== To do ==
Starting at the line that contains "Find dim(col A)." and ending at the line that contains "Find the dimension of the null space of B.", the lines below are to be given again exactly, with nothing added.

== Given information ==
◆ ◆ ◆
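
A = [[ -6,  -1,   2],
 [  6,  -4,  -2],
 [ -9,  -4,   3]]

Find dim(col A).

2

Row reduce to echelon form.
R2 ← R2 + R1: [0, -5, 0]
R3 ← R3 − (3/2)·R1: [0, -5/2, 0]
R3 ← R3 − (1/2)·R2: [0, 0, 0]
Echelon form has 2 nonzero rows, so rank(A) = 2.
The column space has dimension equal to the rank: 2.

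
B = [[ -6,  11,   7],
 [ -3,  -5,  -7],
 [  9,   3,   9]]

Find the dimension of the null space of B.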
◆ ◆ ◆
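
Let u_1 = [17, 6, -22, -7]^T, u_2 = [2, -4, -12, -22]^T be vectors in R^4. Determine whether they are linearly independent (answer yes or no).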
◆ ◆ ◆
== Reply ==
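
Find dim(col A).

2

Row reduce to echelon form.
R2 ← R2 + R1: [0, -5, 0]
R3 ← R3 − (3/2)·R1: [0, -5/2, 0]
R3 ← R3 − (1/2)·R2: [0, 0, 0]
Echelon form has 2 nonzero rows, so rank(A) = 2.
The column space has dimension equal to the rank: 2.

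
B = [[ -6,  11,   7],
 [ -3,  -5,  -7],
 [  9,   3,   9]]

Find the dimension of the null space of B.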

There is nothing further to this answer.